THE DATA:
* * *

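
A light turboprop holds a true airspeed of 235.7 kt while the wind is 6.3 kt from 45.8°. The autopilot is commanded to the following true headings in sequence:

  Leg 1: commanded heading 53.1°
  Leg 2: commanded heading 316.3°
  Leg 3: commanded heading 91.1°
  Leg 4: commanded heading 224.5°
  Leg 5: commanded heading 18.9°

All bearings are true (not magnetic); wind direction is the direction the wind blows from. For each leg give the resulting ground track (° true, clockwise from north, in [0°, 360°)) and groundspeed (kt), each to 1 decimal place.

Leg 1: track=53.3°, groundspeed=229.5 kt
Leg 2: track=314.8°, groundspeed=235.7 kt
Leg 3: track=92.2°, groundspeed=231.3 kt
Leg 4: track=224.5°, groundspeed=242.0 kt
Leg 5: track=18.2°, groundspeed=230.1 kt

Leg 1: heading 53.1°; drift +0.2° → track 53.3°, groundspeed 229.5 kt
Leg 2: heading 316.3°; drift -1.5° → track 314.8°, groundspeed 235.7 kt
Leg 3: heading 91.1°; drift +1.1° → track 92.2°, groundspeed 231.3 kt
Leg 4: heading 224.5°; drift +0.0° → track 224.5°, groundspeed 242.0 kt
Leg 5: heading 18.9°; drift -0.7° → track 18.2°, groundspeed 230.1 kt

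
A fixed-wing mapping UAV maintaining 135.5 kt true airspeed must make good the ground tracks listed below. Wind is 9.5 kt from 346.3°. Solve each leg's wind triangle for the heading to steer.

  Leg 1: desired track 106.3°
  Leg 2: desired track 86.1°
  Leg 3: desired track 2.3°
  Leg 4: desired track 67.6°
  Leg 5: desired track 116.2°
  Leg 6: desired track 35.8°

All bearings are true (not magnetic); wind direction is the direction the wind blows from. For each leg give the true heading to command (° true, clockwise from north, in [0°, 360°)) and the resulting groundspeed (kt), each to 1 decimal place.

Leg 1: desired track 106.3°; wind correction -3.5° → command heading 102.8°, groundspeed 140.0 kt
Leg 2: desired track 86.1°; wind correction -4.0° → command heading 82.1°, groundspeed 136.8 kt
Leg 3: desired track 2.3°; wind correction -1.1° → command heading 1.2°, groundspeed 126.3 kt
Leg 4: desired track 67.6°; wind correction -4.0° → command heading 63.6°, groundspeed 133.7 kt
Leg 5: desired track 116.2°; wind correction -3.1° → command heading 113.1°, groundspeed 141.4 kt
Leg 6: desired track 35.8°; wind correction -3.1° → command heading 32.7°, groundspeed 129.1 kt

Leg 1: heading=102.8°, groundspeed=140.0 kt
Leg 2: heading=82.1°, groundspeed=136.8 kt
Leg 3: heading=1.2°, groundspeed=126.3 kt
Leg 4: heading=63.6°, groundspeed=133.7 kt
Leg 5: heading=113.1°, groundspeed=141.4 kt
Leg 6: heading=32.7°, groundspeed=129.1 kt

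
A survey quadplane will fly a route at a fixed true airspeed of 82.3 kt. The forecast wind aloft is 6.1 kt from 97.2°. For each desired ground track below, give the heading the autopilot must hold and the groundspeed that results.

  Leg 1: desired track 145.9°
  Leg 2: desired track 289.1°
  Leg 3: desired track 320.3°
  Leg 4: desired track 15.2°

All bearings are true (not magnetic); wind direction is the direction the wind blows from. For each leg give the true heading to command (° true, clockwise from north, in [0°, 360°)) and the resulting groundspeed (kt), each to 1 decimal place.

Leg 1: heading=142.7°, groundspeed=78.1 kt
Leg 2: heading=290.0°, groundspeed=88.3 kt
Leg 3: heading=323.2°, groundspeed=86.6 kt
Leg 4: heading=19.4°, groundspeed=81.2 kt

Leg 1: desired track 145.9°; wind correction -3.2° → command heading 142.7°, groundspeed 78.1 kt
Leg 2: desired track 289.1°; wind correction +0.9° → command heading 290.0°, groundspeed 88.3 kt
Leg 3: desired track 320.3°; wind correction +2.9° → command heading 323.2°, groundspeed 86.6 kt
Leg 4: desired track 15.2°; wind correction +4.2° → command heading 19.4°, groundspeed 81.2 kt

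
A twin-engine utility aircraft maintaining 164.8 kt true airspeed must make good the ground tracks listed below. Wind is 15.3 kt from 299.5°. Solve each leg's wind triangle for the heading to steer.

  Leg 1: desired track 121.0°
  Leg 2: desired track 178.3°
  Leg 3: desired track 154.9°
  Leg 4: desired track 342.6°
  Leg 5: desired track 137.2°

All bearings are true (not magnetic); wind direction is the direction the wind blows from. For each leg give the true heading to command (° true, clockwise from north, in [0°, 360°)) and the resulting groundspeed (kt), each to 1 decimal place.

Leg 1: desired track 121.0°; wind correction +0.1° → command heading 121.1°, groundspeed 180.1 kt
Leg 2: desired track 178.3°; wind correction +4.6° → command heading 182.9°, groundspeed 172.2 kt
Leg 3: desired track 154.9°; wind correction +3.1° → command heading 158.0°, groundspeed 177.0 kt
Leg 4: desired track 342.6°; wind correction -3.6° → command heading 339.0°, groundspeed 153.3 kt
Leg 5: desired track 137.2°; wind correction +1.6° → command heading 138.8°, groundspeed 179.3 kt

Leg 1: heading=121.1°, groundspeed=180.1 kt
Leg 2: heading=182.9°, groundspeed=172.2 kt
Leg 3: heading=158.0°, groundspeed=177.0 kt
Leg 4: heading=339.0°, groundspeed=153.3 kt
Leg 5: heading=138.8°, groundspeed=179.3 kt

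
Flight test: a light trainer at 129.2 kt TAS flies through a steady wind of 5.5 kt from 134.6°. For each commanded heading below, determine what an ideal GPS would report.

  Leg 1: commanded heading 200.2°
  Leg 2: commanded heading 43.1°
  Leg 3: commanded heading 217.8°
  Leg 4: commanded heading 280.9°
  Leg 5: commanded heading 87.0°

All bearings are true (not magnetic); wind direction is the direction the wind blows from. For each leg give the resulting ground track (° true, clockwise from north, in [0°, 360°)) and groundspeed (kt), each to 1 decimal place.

Leg 1: track=202.5°, groundspeed=127.0 kt
Leg 2: track=40.7°, groundspeed=129.5 kt
Leg 3: track=220.2°, groundspeed=128.7 kt
Leg 4: track=282.2°, groundspeed=133.8 kt
Leg 5: track=85.1°, groundspeed=125.6 kt

Leg 1: heading 200.2°; drift +2.3° → track 202.5°, groundspeed 127.0 kt
Leg 2: heading 43.1°; drift -2.4° → track 40.7°, groundspeed 129.5 kt
Leg 3: heading 217.8°; drift +2.4° → track 220.2°, groundspeed 128.7 kt
Leg 4: heading 280.9°; drift +1.3° → track 282.2°, groundspeed 133.8 kt
Leg 5: heading 87.0°; drift -1.9° → track 85.1°, groundspeed 125.6 kt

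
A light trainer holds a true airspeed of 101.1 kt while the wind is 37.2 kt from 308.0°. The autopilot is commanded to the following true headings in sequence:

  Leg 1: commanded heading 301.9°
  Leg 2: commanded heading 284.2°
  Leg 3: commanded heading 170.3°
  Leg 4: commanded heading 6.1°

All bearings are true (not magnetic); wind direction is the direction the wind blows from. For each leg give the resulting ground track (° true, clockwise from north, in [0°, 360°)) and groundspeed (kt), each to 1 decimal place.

Leg 1: track=298.4°, groundspeed=64.2 kt
Leg 2: track=271.6°, groundspeed=68.7 kt
Leg 3: track=159.3°, groundspeed=131.0 kt
Leg 4: track=27.3°, groundspeed=87.4 kt

Leg 1: heading 301.9°; drift -3.5° → track 298.4°, groundspeed 64.2 kt
Leg 2: heading 284.2°; drift -12.6° → track 271.6°, groundspeed 68.7 kt
Leg 3: heading 170.3°; drift -11.0° → track 159.3°, groundspeed 131.0 kt
Leg 4: heading 6.1°; drift +21.2° → track 27.3°, groundspeed 87.4 kt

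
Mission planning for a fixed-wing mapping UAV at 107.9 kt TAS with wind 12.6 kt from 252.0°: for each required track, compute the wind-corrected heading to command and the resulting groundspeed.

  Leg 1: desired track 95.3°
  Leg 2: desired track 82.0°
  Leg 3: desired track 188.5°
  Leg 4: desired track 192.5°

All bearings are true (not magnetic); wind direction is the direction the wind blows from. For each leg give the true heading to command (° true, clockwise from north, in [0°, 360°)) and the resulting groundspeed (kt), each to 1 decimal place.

Leg 1: heading=97.9°, groundspeed=119.4 kt
Leg 2: heading=83.2°, groundspeed=120.3 kt
Leg 3: heading=194.5°, groundspeed=101.7 kt
Leg 4: heading=198.3°, groundspeed=101.0 kt

Leg 1: desired track 95.3°; wind correction +2.6° → command heading 97.9°, groundspeed 119.4 kt
Leg 2: desired track 82.0°; wind correction +1.2° → command heading 83.2°, groundspeed 120.3 kt
Leg 3: desired track 188.5°; wind correction +6.0° → command heading 194.5°, groundspeed 101.7 kt
Leg 4: desired track 192.5°; wind correction +5.8° → command heading 198.3°, groundspeed 101.0 kt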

* * *

Whenever a line of the data above includes the word "holds", copy that line.

YOUR SOLUTION:
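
A light turboprop holds a true airspeed of 235.7 kt while the wind is 6.3 kt from 45.8°. The autopilot is commanded to the following true headings in sequence:
A light trainer holds a true airspeed of 101.1 kt while the wind is 37.2 kt from 308.0°. The autopilot is commanded to the following true headings in sequence: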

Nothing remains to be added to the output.